▶ [EXERCISE GOAL]: Starting with the first line, output the data exactly through to the end.

Collected data entries:
↓

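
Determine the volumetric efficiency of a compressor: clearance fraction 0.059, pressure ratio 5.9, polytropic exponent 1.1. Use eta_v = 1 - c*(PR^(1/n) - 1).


PR^(1/n) = 5.9^(1/1.1) = 5.02081889
eta_v = 1 - 0.059 * (5.02081889 - 1)
eta_v = 0.7628

0.7628


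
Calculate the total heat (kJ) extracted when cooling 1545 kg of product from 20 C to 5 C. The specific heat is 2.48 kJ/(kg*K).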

↑

▶ [EXPECTED ANSWER]:
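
Determine the volumetric efficiency of a compressor: clearance fraction 0.059, pressure ratio 5.9, polytropic exponent 1.1. Use eta_v = 1 - c*(PR^(1/n) - 1).


PR^(1/n) = 5.9^(1/1.1) = 5.02081889
eta_v = 1 - 0.059 * (5.02081889 - 1)
eta_v = 0.7628

0.7628


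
Calculate the total heat (kJ) extracted when cooling 1545 kg of product from 20 C to 5 C. The specific heat is 2.48 kJ/(kg*K).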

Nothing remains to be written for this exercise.